DATA SUPPLIED below:

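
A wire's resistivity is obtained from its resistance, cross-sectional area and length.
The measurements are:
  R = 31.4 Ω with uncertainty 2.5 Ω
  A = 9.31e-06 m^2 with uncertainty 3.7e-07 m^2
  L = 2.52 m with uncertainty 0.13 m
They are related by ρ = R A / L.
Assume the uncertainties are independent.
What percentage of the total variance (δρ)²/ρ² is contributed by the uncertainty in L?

(δρ/ρ)² = (1·δR/R)² + (1·δA/A)² + (-1·δL/L)²
  R term: (1×0.0796)² = 0.00634
  A term: (1×0.0397)² = 0.00158
  L term: (-1×0.0516)² = 0.00266
Total = 0.0106. Share from L = 0.00266/0.0106 = 0.252.

25.2%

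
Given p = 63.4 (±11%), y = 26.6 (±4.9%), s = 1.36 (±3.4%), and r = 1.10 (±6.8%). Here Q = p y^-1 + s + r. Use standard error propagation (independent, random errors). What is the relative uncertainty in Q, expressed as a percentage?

6.20%

Let w = p·y^-1 = 2.38. δw/w = √((1·δp/p)² + (-1·δy/y)²) = √(0.0121 + 0.00240) = 0.120, so δw = 0.287.
Q = w + s + r: δQ = √(δw² + δs² + δr²) = √(0.0824 + 0.00214 + 0.00560) = 0.300
Q = 4.84, so δQ/Q = 0.300/4.84 = 0.0620.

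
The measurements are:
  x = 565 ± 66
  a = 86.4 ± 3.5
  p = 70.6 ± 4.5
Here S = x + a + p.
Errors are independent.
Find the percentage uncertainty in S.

9.18%

Sums and differences: (δS)² = Σ (cᵢ δxᵢ)².
  (δx)² = 4360;  (δa)² = 12.2;  (δp)² = 20.2
δS = √(4390) = 66.2
S = 722, so δS/S = 66.2/722 = 0.0918.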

End of DATA SUPPLIED.

● **EXERCISE DESCRIPTION**
Looking through the records, copy out every line in which the word "with" is found.

● **RESPONSE TO THIS EXERCISE**
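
  R = 31.4 Ω with uncertainty 2.5 Ω
  A = 9.31e-06 m^2 with uncertainty 3.7e-07 m^2
  L = 2.52 m with uncertainty 0.13 m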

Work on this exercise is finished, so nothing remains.